● WORK TO BE COMPLETED: Repeat the records in full, exactly.

# # # # #

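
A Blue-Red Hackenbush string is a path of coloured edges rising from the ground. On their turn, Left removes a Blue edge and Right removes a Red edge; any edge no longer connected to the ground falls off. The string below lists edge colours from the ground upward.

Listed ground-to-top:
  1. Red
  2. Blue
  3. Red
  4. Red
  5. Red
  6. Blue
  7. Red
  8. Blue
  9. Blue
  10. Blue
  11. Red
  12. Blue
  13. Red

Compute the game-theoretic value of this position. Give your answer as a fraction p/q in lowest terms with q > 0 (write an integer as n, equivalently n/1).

-3723/4096

Build g(s[:k]) for k = 1..13, string s = Red Blue Red Red Red Blue Red Blue Blue Blue Red Blue Red.
1 of 13 · R · max L −∞ · min R 0 → -1
2 of 13 · RB · max L -1 · min R 0 → -1/2
3 of 13 · RBR · max L -1 · min R -1/2 → -3/4
4 of 13 · RBRR · max L -1 · min R -3/4 → -7/8
5 of 13 · RBRRR · max L -1 · min R -7/8 → -15/16
6 of 13 · RBRRRB · max L -15/16 · min R -7/8 → -29/32
7 of 13 · RBRRRBR · max L -15/16 · min R -29/32 → -59/64
8 of 13 · RBRRRBRB · max L -59/64 · min R -29/32 → -117/128
9 of 13 · RBRRRBRBB · max L -117/128 · min R -29/32 → -233/256
10 of 13 · RBRRRBRBBB · max L -233/256 · min R -29/32 → -465/512
11 of 13 · RBRRRBRBBBR · max L -233/256 · min R -465/512 → -931/1024
12 of 13 · RBRRRBRBBBRB · max L -931/1024 · min R -465/512 → -1861/2048
13 of 13 · RBRRRBRBBBRBR · max L -931/1024 · min R -1861/2048 → -3723/4096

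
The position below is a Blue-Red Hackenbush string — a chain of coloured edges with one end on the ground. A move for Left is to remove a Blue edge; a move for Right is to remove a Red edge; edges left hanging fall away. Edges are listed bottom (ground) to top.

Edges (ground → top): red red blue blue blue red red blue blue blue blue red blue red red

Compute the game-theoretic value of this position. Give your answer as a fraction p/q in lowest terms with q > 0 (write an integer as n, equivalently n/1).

-9751/8192

Prefix values for red red blue blue blue red red blue blue blue blue red blue red red via {L|R} + simplicity:
1 of 15 · r · max L −∞ · min R 0 => -1
2 of 15 · rr · max L −∞ · min R -1 => -2
3 of 15 · rrb · max L -2 · min R -1 => -3/2
4 of 15 · rrbb · max L -3/2 · min R -1 => -5/4
5 of 15 · rrbbb · max L -5/4 · min R -1 => -9/8
6 of 15 · rrbbbr · max L -5/4 · min R -9/8 => -19/16
7 of 15 · rrbbbrr · max L -5/4 · min R -19/16 => -39/32
8 of 15 · rrbbbrrb · max L -39/32 · min R -19/16 => -77/64
9 of 15 · rrbbbrrbb · max L -77/64 · min R -19/16 => -153/128
10 of 15 · rrbbbrrbbb · max L -153/128 · min R -19/16 => -305/256
11 of 15 · rrbbbrrbbbb · max L -305/256 · min R -19/16 => -609/512
12 of 15 · rrbbbrrbbbbr · max L -305/256 · min R -609/512 => -1219/1024
13 of 15 · rrbbbrrbbbbrb · max L -1219/1024 · min R -609/512 => -2437/2048
14 of 15 · rrbbbrrbbbbrbr · max L -1219/1024 · min R -2437/2048 => -4875/4096
15 of 15 · rrbbbrrbbbbrbrr · max L -1219/1024 · min R -4875/4096 => -9751/8192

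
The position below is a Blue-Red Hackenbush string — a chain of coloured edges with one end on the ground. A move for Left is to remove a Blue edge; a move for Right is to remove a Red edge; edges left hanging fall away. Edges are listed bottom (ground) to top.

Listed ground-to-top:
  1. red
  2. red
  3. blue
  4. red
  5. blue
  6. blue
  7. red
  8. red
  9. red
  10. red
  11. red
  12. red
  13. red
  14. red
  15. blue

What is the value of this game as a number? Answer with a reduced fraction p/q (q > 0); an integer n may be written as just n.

-13309/8192

Recurse on prefixes of the 15-edge string red red blue red blue blue red red red red red red red red blue:
step 1: add red to get r; options L={ · } R={ 0 } — -1
step 2: add red to get rr; options L={ · } R={ -1,0 } — -2
step 3: add blue to get rrb; options L={ -2 } R={ -1,0 } — -3/2
step 4: add red to get rrbr; options L={ -2 } R={ -3/2,-1,0 } — -7/4
step 5: add blue to get rrbrb; options L={ -2,-7/4 } R={ -3/2,-1,0 } — -13/8
step 6: add blue to get rrbrbb; options L={ -2,-7/4,-13/8 } R={ -3/2,-1,0 } — -25/16
step 7: add red to get rrbrbbr; options L={ -2,-7/4,-13/8 } R={ -25/16,-3/2,-1,0 } — -51/32
step 8: add red to get rrbrbbrr; options L={ -2,-7/4,-13/8 } R={ -51/32,-25/16,-3/2,-1,0 } — -103/64
step 9: add red to get rrbrbbrrr; options L={ -2,-7/4,-13/8 } R={ -103/64,-51/32,-25/16,-3/2,-1,0 } — -207/128
step 10: add red to get rrbrbbrrrr; options L={ -2,-7/4,-13/8 } R={ -207/128,-103/64,-51/32,-25/16,-3/2,-1,0 } — -415/256
step 11: add red to get rrbrbbrrrrr; options L={ -2,-7/4,-13/8 } R={ -415/256,-207/128,-103/64,-51/32,-25/16,-3/2,-1,0 } — -831/512
step 12: add red to get rrbrbbrrrrrr; options L={ -2,-7/4,-13/8 } R={ -831/512,-415/256,-207/128,-103/64,-51/32,-25/16,-3/2,-1,0 } — -1663/1024
step 13: add red to get rrbrbbrrrrrrr; options L={ -2,-7/4,-13/8 } R={ -1663/1024,-831/512,-415/256,-207/128,-103/64,-51/32,-25/16,-3/2,-1,0 } — -3327/2048
step 14: add red to get rrbrbbrrrrrrrr; options L={ -2,-7/4,-13/8 } R={ -3327/2048,-1663/1024,-831/512,-415/256,-207/128,-103/64,-51/32,-25/16,-3/2,-1,0 } — -6655/4096
step 15: add blue to get rrbrbbrrrrrrrrb; options L={ -2,-7/4,-13/8,-6655/4096 } R={ -3327/2048,-1663/1024,-831/512,-415/256,-207/128,-103/64,-51/32,-25/16,-3/2,-1,0 } — -13309/8192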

# # # # #

● TASK ANSWER:
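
A Blue-Red Hackenbush string is a path of coloured edges rising from the ground. On their turn, Left removes a Blue edge and Right removes a Red edge; any edge no longer connected to the ground falls off. The string below lists edge colours from the ground upward.

Listed ground-to-top:
  1. Red
  2. Blue
  3. Red
  4. Red
  5. Red
  6. Blue
  7. Red
  8. Blue
  9. Blue
  10. Blue
  11. Red
  12. Blue
  13. Red

Compute the game-theoretic value of this position. Give your answer as a fraction p/q in lowest terms with q > 0 (write an integer as n, equivalently n/1).

-3723/4096

Build g(s[:k]) for k = 1..13, string s = Red Blue Red Red Red Blue Red Blue Blue Blue Red Blue Red.
1 of 13 · R · max L −∞ · min R 0 → -1
2 of 13 · RB · max L -1 · min R 0 → -1/2
3 of 13 · RBR · max L -1 · min R -1/2 → -3/4
4 of 13 · RBRR · max L -1 · min R -3/4 → -7/8
5 of 13 · RBRRR · max L -1 · min R -7/8 → -15/16
6 of 13 · RBRRRB · max L -15/16 · min R -7/8 → -29/32
7 of 13 · RBRRRBR · max L -15/16 · min R -29/32 → -59/64
8 of 13 · RBRRRBRB · max L -59/64 · min R -29/32 → -117/128
9 of 13 · RBRRRBRBB · max L -117/128 · min R -29/32 → -233/256
10 of 13 · RBRRRBRBBB · max L -233/256 · min R -29/32 → -465/512
11 of 13 · RBRRRBRBBBR · max L -233/256 · min R -465/512 → -931/1024
12 of 13 · RBRRRBRBBBRB · max L -931/1024 · min R -465/512 → -1861/2048
13 of 13 · RBRRRBRBBBRBR · max L -931/1024 · min R -1861/2048 → -3723/4096

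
The position below is a Blue-Red Hackenbush string — a chain of coloured edges with one end on the ground. A move for Left is to remove a Blue edge; a move for Right is to remove a Red edge; edges left hanging fall away. Edges are listed bottom (ground) to top.

Edges (ground → top): red red blue blue blue red red blue blue blue blue red blue red red

Compute the game-theoretic value of this position. Give your answer as a fraction p/q in lowest terms with q > 0 (write an integer as n, equivalently n/1).

-9751/8192

Prefix values for red red blue blue blue red red blue blue blue blue red blue red red via {L|R} + simplicity:
1 of 15 · r · max L −∞ · min R 0 => -1
2 of 15 · rr · max L −∞ · min R -1 => -2
3 of 15 · rrb · max L -2 · min R -1 => -3/2
4 of 15 · rrbb · max L -3/2 · min R -1 => -5/4
5 of 15 · rrbbb · max L -5/4 · min R -1 => -9/8
6 of 15 · rrbbbr · max L -5/4 · min R -9/8 => -19/16
7 of 15 · rrbbbrr · max L -5/4 · min R -19/16 => -39/32
8 of 15 · rrbbbrrb · max L -39/32 · min R -19/16 => -77/64
9 of 15 · rrbbbrrbb · max L -77/64 · min R -19/16 => -153/128
10 of 15 · rrbbbrrbbb · max L -153/128 · min R -19/16 => -305/256
11 of 15 · rrbbbrrbbbb · max L -305/256 · min R -19/16 => -609/512
12 of 15 · rrbbbrrbbbbr · max L -305/256 · min R -609/512 => -1219/1024
13 of 15 · rrbbbrrbbbbrb · max L -1219/1024 · min R -609/512 => -2437/2048
14 of 15 · rrbbbrrbbbbrbr · max L -1219/1024 · min R -2437/2048 => -4875/4096
15 of 15 · rrbbbrrbbbbrbrr · max L -1219/1024 · min R -4875/4096 => -9751/8192

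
The position below is a Blue-Red Hackenbush string — a chain of coloured edges with one end on the ground. A move for Left is to remove a Blue edge; a move for Right is to remove a Red edge; edges left hanging fall away. Edges are listed bottom (ground) to top.

Listed ground-to-top:
  1. red
  2. red
  3. blue
  4. red
  5. blue
  6. blue
  7. red
  8. red
  9. red
  10. red
  11. red
  12. red
  13. red
  14. red
  15. blue

What is the value of this game as a number? Answer with a reduced fraction p/q (q > 0); an integer n may be written as just n.

-13309/8192

Recurse on prefixes of the 15-edge string red red blue red blue blue red red red red red red red red blue:
step 1: add red to get r; options L={ · } R={ 0 } — -1
step 2: add red to get rr; options L={ · } R={ -1,0 } — -2
step 3: add blue to get rrb; options L={ -2 } R={ -1,0 } — -3/2
step 4: add red to get rrbr; options L={ -2 } R={ -3/2,-1,0 } — -7/4
step 5: add blue to get rrbrb; options L={ -2,-7/4 } R={ -3/2,-1,0 } — -13/8
step 6: add blue to get rrbrbb; options L={ -2,-7/4,-13/8 } R={ -3/2,-1,0 } — -25/16
step 7: add red to get rrbrbbr; options L={ -2,-7/4,-13/8 } R={ -25/16,-3/2,-1,0 } — -51/32
step 8: add red to get rrbrbbrr; options L={ -2,-7/4,-13/8 } R={ -51/32,-25/16,-3/2,-1,0 } — -103/64
step 9: add red to get rrbrbbrrr; options L={ -2,-7/4,-13/8 } R={ -103/64,-51/32,-25/16,-3/2,-1,0 } — -207/128
step 10: add red to get rrbrbbrrrr; options L={ -2,-7/4,-13/8 } R={ -207/128,-103/64,-51/32,-25/16,-3/2,-1,0 } — -415/256
step 11: add red to get rrbrbbrrrrr; options L={ -2,-7/4,-13/8 } R={ -415/256,-207/128,-103/64,-51/32,-25/16,-3/2,-1,0 } — -831/512
step 12: add red to get rrbrbbrrrrrr; options L={ -2,-7/4,-13/8 } R={ -831/512,-415/256,-207/128,-103/64,-51/32,-25/16,-3/2,-1,0 } — -1663/1024
step 13: add red to get rrbrbbrrrrrrr; options L={ -2,-7/4,-13/8 } R={ -1663/1024,-831/512,-415/256,-207/128,-103/64,-51/32,-25/16,-3/2,-1,0 } — -3327/2048
step 14: add red to get rrbrbbrrrrrrrr; options L={ -2,-7/4,-13/8 } R={ -3327/2048,-1663/1024,-831/512,-415/256,-207/128,-103/64,-51/32,-25/16,-3/2,-1,0 } — -6655/4096
step 15: add blue to get rrbrbbrrrrrrrrb; options L={ -2,-7/4,-13/8,-6655/4096 } R={ -3327/2048,-1663/1024,-831/512,-415/256,-207/128,-103/64,-51/32,-25/16,-3/2,-1,0 } — -13309/8192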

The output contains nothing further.